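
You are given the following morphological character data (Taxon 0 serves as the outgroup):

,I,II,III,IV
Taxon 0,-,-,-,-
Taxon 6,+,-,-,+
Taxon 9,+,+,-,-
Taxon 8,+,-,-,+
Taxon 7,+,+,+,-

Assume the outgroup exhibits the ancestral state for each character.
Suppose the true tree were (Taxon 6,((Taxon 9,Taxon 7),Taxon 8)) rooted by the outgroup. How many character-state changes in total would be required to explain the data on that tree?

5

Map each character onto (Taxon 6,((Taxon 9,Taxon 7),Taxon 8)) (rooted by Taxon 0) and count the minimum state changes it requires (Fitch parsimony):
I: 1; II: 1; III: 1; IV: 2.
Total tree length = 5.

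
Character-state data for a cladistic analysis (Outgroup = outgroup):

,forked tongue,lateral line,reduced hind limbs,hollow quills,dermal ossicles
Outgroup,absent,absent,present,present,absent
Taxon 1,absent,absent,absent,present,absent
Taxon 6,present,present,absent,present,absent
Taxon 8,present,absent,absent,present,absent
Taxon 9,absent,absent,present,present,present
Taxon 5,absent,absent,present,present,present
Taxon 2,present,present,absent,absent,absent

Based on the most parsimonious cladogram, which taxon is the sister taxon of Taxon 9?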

+===+

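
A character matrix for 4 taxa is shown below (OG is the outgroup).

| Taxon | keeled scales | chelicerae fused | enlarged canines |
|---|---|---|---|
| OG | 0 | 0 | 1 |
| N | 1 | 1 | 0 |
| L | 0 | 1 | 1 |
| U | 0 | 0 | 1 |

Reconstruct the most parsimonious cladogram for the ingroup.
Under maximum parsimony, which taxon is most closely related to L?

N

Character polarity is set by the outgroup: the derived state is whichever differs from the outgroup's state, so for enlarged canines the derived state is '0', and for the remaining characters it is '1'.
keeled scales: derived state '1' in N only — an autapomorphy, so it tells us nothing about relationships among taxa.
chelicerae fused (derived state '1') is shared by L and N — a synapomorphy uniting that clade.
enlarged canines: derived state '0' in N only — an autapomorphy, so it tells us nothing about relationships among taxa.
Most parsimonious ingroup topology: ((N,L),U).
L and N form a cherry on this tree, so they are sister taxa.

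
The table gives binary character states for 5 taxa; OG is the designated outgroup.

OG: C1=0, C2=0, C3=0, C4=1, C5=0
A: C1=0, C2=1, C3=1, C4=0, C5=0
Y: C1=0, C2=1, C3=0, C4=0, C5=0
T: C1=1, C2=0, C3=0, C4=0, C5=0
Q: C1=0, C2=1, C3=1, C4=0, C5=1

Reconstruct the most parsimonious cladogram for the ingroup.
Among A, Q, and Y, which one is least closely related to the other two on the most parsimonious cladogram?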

+===+

- _Task_
Lines holding the string "absent": find them in the listing above and copy each one.

- _Exercise response_
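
Outgroup,absent,absent,present,present,absent
Taxon 1,absent,absent,absent,present,absent
Taxon 6,present,present,absent,present,absent
Taxon 8,present,absent,absent,present,absent
Taxon 9,absent,absent,present,present,present
Taxon 5,absent,absent,present,present,present
Taxon 2,present,present,absent,absent,absent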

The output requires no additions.